--- START ---
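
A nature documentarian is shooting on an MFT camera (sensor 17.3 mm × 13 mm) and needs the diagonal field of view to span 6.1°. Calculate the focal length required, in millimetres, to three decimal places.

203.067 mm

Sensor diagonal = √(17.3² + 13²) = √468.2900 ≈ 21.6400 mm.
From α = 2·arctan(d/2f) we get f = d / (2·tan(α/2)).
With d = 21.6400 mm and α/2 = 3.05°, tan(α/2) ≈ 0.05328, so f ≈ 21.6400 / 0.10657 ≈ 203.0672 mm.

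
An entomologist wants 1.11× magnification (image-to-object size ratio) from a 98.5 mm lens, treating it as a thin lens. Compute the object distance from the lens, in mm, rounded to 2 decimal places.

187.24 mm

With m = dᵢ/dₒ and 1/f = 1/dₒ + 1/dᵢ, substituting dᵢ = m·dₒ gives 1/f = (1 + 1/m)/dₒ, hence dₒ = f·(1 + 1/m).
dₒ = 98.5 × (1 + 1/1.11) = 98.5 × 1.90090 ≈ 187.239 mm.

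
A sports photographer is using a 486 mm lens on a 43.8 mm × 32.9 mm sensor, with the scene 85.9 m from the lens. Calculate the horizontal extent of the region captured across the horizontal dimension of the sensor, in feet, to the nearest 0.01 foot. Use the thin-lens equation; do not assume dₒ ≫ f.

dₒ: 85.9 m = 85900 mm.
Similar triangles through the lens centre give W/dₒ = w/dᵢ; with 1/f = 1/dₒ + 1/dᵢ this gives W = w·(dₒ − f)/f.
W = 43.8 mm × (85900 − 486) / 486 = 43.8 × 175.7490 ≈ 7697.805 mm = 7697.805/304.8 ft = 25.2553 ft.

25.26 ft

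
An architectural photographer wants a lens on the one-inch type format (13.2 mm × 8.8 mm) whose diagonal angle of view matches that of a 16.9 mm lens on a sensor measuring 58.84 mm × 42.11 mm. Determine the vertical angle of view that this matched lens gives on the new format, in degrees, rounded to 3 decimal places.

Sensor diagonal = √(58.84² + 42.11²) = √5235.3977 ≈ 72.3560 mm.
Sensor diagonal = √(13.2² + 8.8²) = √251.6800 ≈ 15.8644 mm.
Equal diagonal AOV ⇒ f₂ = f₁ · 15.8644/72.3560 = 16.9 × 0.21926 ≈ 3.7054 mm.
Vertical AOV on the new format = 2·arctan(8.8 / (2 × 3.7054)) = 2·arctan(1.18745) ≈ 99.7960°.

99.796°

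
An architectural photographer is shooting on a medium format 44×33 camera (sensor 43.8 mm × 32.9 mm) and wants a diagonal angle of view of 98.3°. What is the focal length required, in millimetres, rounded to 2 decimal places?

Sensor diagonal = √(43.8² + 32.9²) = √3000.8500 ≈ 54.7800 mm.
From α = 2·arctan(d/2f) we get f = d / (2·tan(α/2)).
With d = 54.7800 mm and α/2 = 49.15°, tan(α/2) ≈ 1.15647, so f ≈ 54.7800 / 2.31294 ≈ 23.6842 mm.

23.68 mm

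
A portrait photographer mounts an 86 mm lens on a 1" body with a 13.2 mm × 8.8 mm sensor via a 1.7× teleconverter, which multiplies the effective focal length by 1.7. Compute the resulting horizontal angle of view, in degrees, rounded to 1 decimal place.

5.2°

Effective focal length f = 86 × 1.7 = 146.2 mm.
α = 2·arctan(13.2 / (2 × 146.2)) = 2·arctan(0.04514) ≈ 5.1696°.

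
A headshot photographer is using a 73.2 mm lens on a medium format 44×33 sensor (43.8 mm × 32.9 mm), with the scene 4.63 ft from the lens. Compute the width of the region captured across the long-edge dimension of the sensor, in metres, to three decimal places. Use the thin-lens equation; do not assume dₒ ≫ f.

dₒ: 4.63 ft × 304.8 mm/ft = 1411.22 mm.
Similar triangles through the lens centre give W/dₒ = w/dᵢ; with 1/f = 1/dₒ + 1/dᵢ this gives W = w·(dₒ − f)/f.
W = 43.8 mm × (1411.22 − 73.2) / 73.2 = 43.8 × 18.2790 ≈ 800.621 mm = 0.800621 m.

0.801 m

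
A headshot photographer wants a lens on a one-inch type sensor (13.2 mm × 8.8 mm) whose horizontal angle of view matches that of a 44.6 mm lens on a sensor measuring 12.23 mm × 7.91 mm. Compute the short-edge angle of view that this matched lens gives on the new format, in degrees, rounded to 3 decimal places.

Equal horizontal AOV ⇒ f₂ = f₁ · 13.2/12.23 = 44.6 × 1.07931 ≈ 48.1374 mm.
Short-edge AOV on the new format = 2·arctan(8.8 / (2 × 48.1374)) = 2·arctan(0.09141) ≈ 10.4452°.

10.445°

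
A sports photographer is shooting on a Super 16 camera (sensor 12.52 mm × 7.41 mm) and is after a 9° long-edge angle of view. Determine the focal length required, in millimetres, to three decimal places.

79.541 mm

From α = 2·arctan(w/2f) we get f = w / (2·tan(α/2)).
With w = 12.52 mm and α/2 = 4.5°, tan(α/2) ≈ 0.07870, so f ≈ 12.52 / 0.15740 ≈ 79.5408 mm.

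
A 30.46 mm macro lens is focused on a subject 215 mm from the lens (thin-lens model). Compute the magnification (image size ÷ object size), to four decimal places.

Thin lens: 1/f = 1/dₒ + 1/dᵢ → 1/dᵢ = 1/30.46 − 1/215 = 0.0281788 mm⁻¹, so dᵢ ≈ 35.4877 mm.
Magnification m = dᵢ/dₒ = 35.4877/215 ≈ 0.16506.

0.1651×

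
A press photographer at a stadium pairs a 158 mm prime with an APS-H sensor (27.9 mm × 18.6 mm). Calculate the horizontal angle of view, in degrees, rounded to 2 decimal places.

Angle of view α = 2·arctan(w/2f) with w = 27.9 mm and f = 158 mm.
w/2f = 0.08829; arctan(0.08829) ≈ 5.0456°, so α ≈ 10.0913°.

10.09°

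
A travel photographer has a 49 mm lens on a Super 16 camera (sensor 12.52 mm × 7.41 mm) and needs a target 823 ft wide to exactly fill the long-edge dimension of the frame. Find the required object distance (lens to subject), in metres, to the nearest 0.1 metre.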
--- END ---
# Task
All of the entries above should be output exactly as they are.

# Exercise output
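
A nature documentarian is shooting on an MFT camera (sensor 17.3 mm × 13 mm) and needs the diagonal field of view to span 6.1°. Calculate the focal length required, in millimetres, to three decimal places.

203.067 mm

Sensor diagonal = √(17.3² + 13²) = √468.2900 ≈ 21.6400 mm.
From α = 2·arctan(d/2f) we get f = d / (2·tan(α/2)).
With d = 21.6400 mm and α/2 = 3.05°, tan(α/2) ≈ 0.05328, so f ≈ 21.6400 / 0.10657 ≈ 203.0672 mm.

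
An entomologist wants 1.11× magnification (image-to-object size ratio) from a 98.5 mm lens, treating it as a thin lens. Compute the object distance from the lens, in mm, rounded to 2 decimal places.

187.24 mm

With m = dᵢ/dₒ and 1/f = 1/dₒ + 1/dᵢ, substituting dᵢ = m·dₒ gives 1/f = (1 + 1/m)/dₒ, hence dₒ = f·(1 + 1/m).
dₒ = 98.5 × (1 + 1/1.11) = 98.5 × 1.90090 ≈ 187.239 mm.

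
A sports photographer is using a 486 mm lens on a 43.8 mm × 32.9 mm sensor, with the scene 85.9 m from the lens. Calculate the horizontal extent of the region captured across the horizontal dimension of the sensor, in feet, to the nearest 0.01 foot. Use the thin-lens equation; do not assume dₒ ≫ f.

dₒ: 85.9 m = 85900 mm.
Similar triangles through the lens centre give W/dₒ = w/dᵢ; with 1/f = 1/dₒ + 1/dᵢ this gives W = w·(dₒ − f)/f.
W = 43.8 mm × (85900 − 486) / 486 = 43.8 × 175.7490 ≈ 7697.805 mm = 7697.805/304.8 ft = 25.2553 ft.

25.26 ft

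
An architectural photographer wants a lens on the one-inch type format (13.2 mm × 8.8 mm) whose diagonal angle of view matches that of a 16.9 mm lens on a sensor measuring 58.84 mm × 42.11 mm. Determine the vertical angle of view that this matched lens gives on the new format, in degrees, rounded to 3 decimal places.

Sensor diagonal = √(58.84² + 42.11²) = √5235.3977 ≈ 72.3560 mm.
Sensor diagonal = √(13.2² + 8.8²) = √251.6800 ≈ 15.8644 mm.
Equal diagonal AOV ⇒ f₂ = f₁ · 15.8644/72.3560 = 16.9 × 0.21926 ≈ 3.7054 mm.
Vertical AOV on the new format = 2·arctan(8.8 / (2 × 3.7054)) = 2·arctan(1.18745) ≈ 99.7960°.

99.796°

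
An architectural photographer is shooting on a medium format 44×33 camera (sensor 43.8 mm × 32.9 mm) and wants a diagonal angle of view of 98.3°. What is the focal length required, in millimetres, rounded to 2 decimal places?

Sensor diagonal = √(43.8² + 32.9²) = √3000.8500 ≈ 54.7800 mm.
From α = 2·arctan(d/2f) we get f = d / (2·tan(α/2)).
With d = 54.7800 mm and α/2 = 49.15°, tan(α/2) ≈ 1.15647, so f ≈ 54.7800 / 2.31294 ≈ 23.6842 mm.

23.68 mm

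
A portrait photographer mounts an 86 mm lens on a 1" body with a 13.2 mm × 8.8 mm sensor via a 1.7× teleconverter, which multiplies the effective focal length by 1.7. Compute the resulting horizontal angle of view, in degrees, rounded to 1 decimal place.

5.2°

Effective focal length f = 86 × 1.7 = 146.2 mm.
α = 2·arctan(13.2 / (2 × 146.2)) = 2·arctan(0.04514) ≈ 5.1696°.

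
A headshot photographer is using a 73.2 mm lens on a medium format 44×33 sensor (43.8 mm × 32.9 mm), with the scene 4.63 ft from the lens. Compute the width of the region captured across the long-edge dimension of the sensor, in metres, to three decimal places. Use the thin-lens equation; do not assume dₒ ≫ f.

dₒ: 4.63 ft × 304.8 mm/ft = 1411.22 mm.
Similar triangles through the lens centre give W/dₒ = w/dᵢ; with 1/f = 1/dₒ + 1/dᵢ this gives W = w·(dₒ − f)/f.
W = 43.8 mm × (1411.22 − 73.2) / 73.2 = 43.8 × 18.2790 ≈ 800.621 mm = 0.800621 m.

0.801 m

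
A headshot photographer wants a lens on a one-inch type sensor (13.2 mm × 8.8 mm) whose horizontal angle of view matches that of a 44.6 mm lens on a sensor measuring 12.23 mm × 7.91 mm. Compute the short-edge angle of view that this matched lens gives on the new format, in degrees, rounded to 3 decimal places.

Equal horizontal AOV ⇒ f₂ = f₁ · 13.2/12.23 = 44.6 × 1.07931 ≈ 48.1374 mm.
Short-edge AOV on the new format = 2·arctan(8.8 / (2 × 48.1374)) = 2·arctan(0.09141) ≈ 10.4452°.

10.445°

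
A sports photographer is shooting on a Super 16 camera (sensor 12.52 mm × 7.41 mm) and is after a 9° long-edge angle of view. Determine the focal length required, in millimetres, to three decimal places.

79.541 mm

From α = 2·arctan(w/2f) we get f = w / (2·tan(α/2)).
With w = 12.52 mm and α/2 = 4.5°, tan(α/2) ≈ 0.07870, so f ≈ 12.52 / 0.15740 ≈ 79.5408 mm.

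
A 30.46 mm macro lens is focused on a subject 215 mm from the lens (thin-lens model). Compute the magnification (image size ÷ object size), to four decimal places.

Thin lens: 1/f = 1/dₒ + 1/dᵢ → 1/dᵢ = 1/30.46 − 1/215 = 0.0281788 mm⁻¹, so dᵢ ≈ 35.4877 mm.
Magnification m = dᵢ/dₒ = 35.4877/215 ≈ 0.16506.

0.1651×

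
A press photographer at a stadium pairs a 158 mm prime with an APS-H sensor (27.9 mm × 18.6 mm). Calculate the horizontal angle of view, in degrees, rounded to 2 decimal places.

Angle of view α = 2·arctan(w/2f) with w = 27.9 mm and f = 158 mm.
w/2f = 0.08829; arctan(0.08829) ≈ 5.0456°, so α ≈ 10.0913°.

10.09°

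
A travel photographer has a 49 mm lens on a Super 16 camera (sensor 12.52 mm × 7.41 mm) and needs a target 823 ft wide to exactly fill the long-edge dimension of the frame. Find the required object distance (lens to subject), in metres, to the nearest 0.1 metre.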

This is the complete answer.